Input for this task START
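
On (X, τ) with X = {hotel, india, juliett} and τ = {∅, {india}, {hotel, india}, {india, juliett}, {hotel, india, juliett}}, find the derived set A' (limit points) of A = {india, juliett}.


A' = {hotel, juliett}

For each x ∈ X, list the open sets U ∈ τ with x ∈ U, then check whether U ∩ (A ∖ {x}) ≠ ∅ for every such U.
  x = hotel: opens ∋ x are {hotel, india}, {hotel, india, juliett}; each meets A ∖ {hotel}, so x IS a limit point.
  x = india: open {india} ∋ x has {india} ∩ (A ∖ {india}) = ∅, so x is NOT a limit point.
  x = juliett: opens ∋ x are {india, juliett}, {hotel, india, juliett}; each meets A ∖ {juliett}, so x IS a limit point.
Collecting: A' = {hotel, juliett}.


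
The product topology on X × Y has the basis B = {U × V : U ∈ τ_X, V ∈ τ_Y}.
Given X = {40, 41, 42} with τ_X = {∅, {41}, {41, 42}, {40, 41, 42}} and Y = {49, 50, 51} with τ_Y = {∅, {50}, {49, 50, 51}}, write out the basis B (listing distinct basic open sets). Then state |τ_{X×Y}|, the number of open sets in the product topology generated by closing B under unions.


Basis B = {∅ × ∅, {41} × {50}, {41, 42} × {50}, {40, 41, 42} × {50}, {41} × {49, 50, 51}, {41, 42} × {49, 50, 51}, {40, 41, 42} × {49, 50, 51}}; |τ_{X×Y}| = 10.

Enumerate products U × V with U ∈ τ_X, V ∈ τ_Y (deduplicated):
  ∅ × ∅ = {} (∅)
  {41} × {50} = {(41,50)}
  {41, 42} × {50} = {(41,50), (42,50)}
  {40, 41, 42} × {50} = {(40,50), (41,50), (42,50)}
  {41} × {49, 50, 51} = {(41,49), (41,50), (41,51)}
  {41, 42} × {49, 50, 51} = {(41,49), (41,50), (41,51), (42,49), (42,50), (42,51)}
  {40, 41, 42} × {49, 50, 51} = {(40,49), (40,50), (40,51), (41,49), (41,50), (41,51), (42,49), (42,50), (42,51)}
These 7 distinct sets form the basis B.
Close under arbitrary unions to get τ_{X×Y}; counting gives |τ_{X×Y}| = 10.


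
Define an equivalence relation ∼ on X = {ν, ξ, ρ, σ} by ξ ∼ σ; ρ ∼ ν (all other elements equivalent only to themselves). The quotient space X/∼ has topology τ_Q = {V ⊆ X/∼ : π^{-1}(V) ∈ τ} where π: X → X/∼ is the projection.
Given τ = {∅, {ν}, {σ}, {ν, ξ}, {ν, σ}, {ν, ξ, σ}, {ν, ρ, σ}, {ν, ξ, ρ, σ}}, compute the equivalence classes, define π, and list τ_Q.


X/∼ = {[ν=ρ], [ξ=σ]}; |τ_Q| = 2.

Equivalence classes: [ν=ρ], [ξ=σ].
Quotient map π: X → X/∼ sends ν ↦ [ν=ρ], ξ ↦ [ξ=σ], ρ ↦ [ν=ρ], σ ↦ [ξ=σ].
For each subset V ⊆ X/∼, compute π^{-1}(V) ⊆ X and check whether π^{-1}(V) ∈ τ. V is open in τ_Q iff π^{-1}(V) ∈ τ.
  V = {}: π^{-1}(V) = ∅ ∈ τ ✓.
  V = {[ν=ρ]}: π^{-1}(V) = {ν, ρ} ∉ τ ✗.
  V = {[ξ=σ]}: π^{-1}(V) = {ξ, σ} ∉ τ ✗.
  V = {[ν=ρ], [ξ=σ]}: π^{-1}(V) = {ν, ξ, ρ, σ} ∈ τ ✓.
Open sets in the quotient: τ_Q = {{}, {[ν=ρ], [ξ=σ]}} (2 elements).


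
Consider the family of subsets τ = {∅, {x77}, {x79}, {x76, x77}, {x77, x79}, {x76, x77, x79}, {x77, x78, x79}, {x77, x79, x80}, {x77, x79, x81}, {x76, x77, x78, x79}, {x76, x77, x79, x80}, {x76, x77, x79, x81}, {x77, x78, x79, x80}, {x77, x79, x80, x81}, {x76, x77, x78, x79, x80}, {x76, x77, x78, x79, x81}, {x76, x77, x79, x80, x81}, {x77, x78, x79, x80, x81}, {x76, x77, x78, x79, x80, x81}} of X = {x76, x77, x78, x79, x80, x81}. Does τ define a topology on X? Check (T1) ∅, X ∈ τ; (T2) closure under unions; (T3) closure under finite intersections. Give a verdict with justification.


τ is NOT a topology on X.

Axiom (T1): ∅ ∈ τ? Yes; X ∈ τ? Yes.
Axiom (T2/T3): check pairwise unions and intersections of members of τ.
Counterexample for (T2): {x77, x78, x79} ∪ {x77, x79, x81} = {x77, x78, x79, x81} ∉ τ. Therefore τ is NOT a topology.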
Input for this task END
■ **What you will do**
Each line above is to be restated exactly.

■ **Exercise response**
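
On (X, τ) with X = {hotel, india, juliett} and τ = {∅, {india}, {hotel, india}, {india, juliett}, {hotel, india, juliett}}, find the derived set A' (limit points) of A = {india, juliett}.


A' = {hotel, juliett}

For each x ∈ X, list the open sets U ∈ τ with x ∈ U, then check whether U ∩ (A ∖ {x}) ≠ ∅ for every such U.
  x = hotel: opens ∋ x are {hotel, india}, {hotel, india, juliett}; each meets A ∖ {hotel}, so x IS a limit point.
  x = india: open {india} ∋ x has {india} ∩ (A ∖ {india}) = ∅, so x is NOT a limit point.
  x = juliett: opens ∋ x are {india, juliett}, {hotel, india, juliett}; each meets A ∖ {juliett}, so x IS a limit point.
Collecting: A' = {hotel, juliett}.


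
The product topology on X × Y has the basis B = {U × V : U ∈ τ_X, V ∈ τ_Y}.
Given X = {40, 41, 42} with τ_X = {∅, {41}, {41, 42}, {40, 41, 42}} and Y = {49, 50, 51} with τ_Y = {∅, {50}, {49, 50, 51}}, write out the basis B (listing distinct basic open sets). Then state |τ_{X×Y}|, the number of open sets in the product topology generated by closing B under unions.


Basis B = {∅ × ∅, {41} × {50}, {41, 42} × {50}, {40, 41, 42} × {50}, {41} × {49, 50, 51}, {41, 42} × {49, 50, 51}, {40, 41, 42} × {49, 50, 51}}; |τ_{X×Y}| = 10.

Enumerate products U × V with U ∈ τ_X, V ∈ τ_Y (deduplicated):
  ∅ × ∅ = {} (∅)
  {41} × {50} = {(41,50)}
  {41, 42} × {50} = {(41,50), (42,50)}
  {40, 41, 42} × {50} = {(40,50), (41,50), (42,50)}
  {41} × {49, 50, 51} = {(41,49), (41,50), (41,51)}
  {41, 42} × {49, 50, 51} = {(41,49), (41,50), (41,51), (42,49), (42,50), (42,51)}
  {40, 41, 42} × {49, 50, 51} = {(40,49), (40,50), (40,51), (41,49), (41,50), (41,51), (42,49), (42,50), (42,51)}
These 7 distinct sets form the basis B.
Close under arbitrary unions to get τ_{X×Y}; counting gives |τ_{X×Y}| = 10.


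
Define an equivalence relation ∼ on X = {ν, ξ, ρ, σ} by ξ ∼ σ; ρ ∼ ν (all other elements equivalent only to themselves). The quotient space X/∼ has topology τ_Q = {V ⊆ X/∼ : π^{-1}(V) ∈ τ} where π: X → X/∼ is the projection.
Given τ = {∅, {ν}, {σ}, {ν, ξ}, {ν, σ}, {ν, ξ, σ}, {ν, ρ, σ}, {ν, ξ, ρ, σ}}, compute the equivalence classes, define π, and list τ_Q.


X/∼ = {[ν=ρ], [ξ=σ]}; |τ_Q| = 2.

Equivalence classes: [ν=ρ], [ξ=σ].
Quotient map π: X → X/∼ sends ν ↦ [ν=ρ], ξ ↦ [ξ=σ], ρ ↦ [ν=ρ], σ ↦ [ξ=σ].
For each subset V ⊆ X/∼, compute π^{-1}(V) ⊆ X and check whether π^{-1}(V) ∈ τ. V is open in τ_Q iff π^{-1}(V) ∈ τ.
  V = {}: π^{-1}(V) = ∅ ∈ τ ✓.
  V = {[ν=ρ]}: π^{-1}(V) = {ν, ρ} ∉ τ ✗.
  V = {[ξ=σ]}: π^{-1}(V) = {ξ, σ} ∉ τ ✗.
  V = {[ν=ρ], [ξ=σ]}: π^{-1}(V) = {ν, ξ, ρ, σ} ∈ τ ✓.
Open sets in the quotient: τ_Q = {{}, {[ν=ρ], [ξ=σ]}} (2 elements).


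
Consider the family of subsets τ = {∅, {x77}, {x79}, {x76, x77}, {x77, x79}, {x76, x77, x79}, {x77, x78, x79}, {x77, x79, x80}, {x77, x79, x81}, {x76, x77, x78, x79}, {x76, x77, x79, x80}, {x76, x77, x79, x81}, {x77, x78, x79, x80}, {x77, x79, x80, x81}, {x76, x77, x78, x79, x80}, {x76, x77, x78, x79, x81}, {x76, x77, x79, x80, x81}, {x77, x78, x79, x80, x81}, {x76, x77, x78, x79, x80, x81}} of X = {x76, x77, x78, x79, x80, x81}. Does τ define a topology on X? Check (T1) ∅, X ∈ τ; (T2) closure under unions; (T3) closure under finite intersections. Give a verdict with justification.


τ is NOT a topology on X.

Axiom (T1): ∅ ∈ τ? Yes; X ∈ τ? Yes.
Axiom (T2/T3): check pairwise unions and intersections of members of τ.
Counterexample for (T2): {x77, x78, x79} ∪ {x77, x79, x81} = {x77, x78, x79, x81} ∉ τ. Therefore τ is NOT a topology.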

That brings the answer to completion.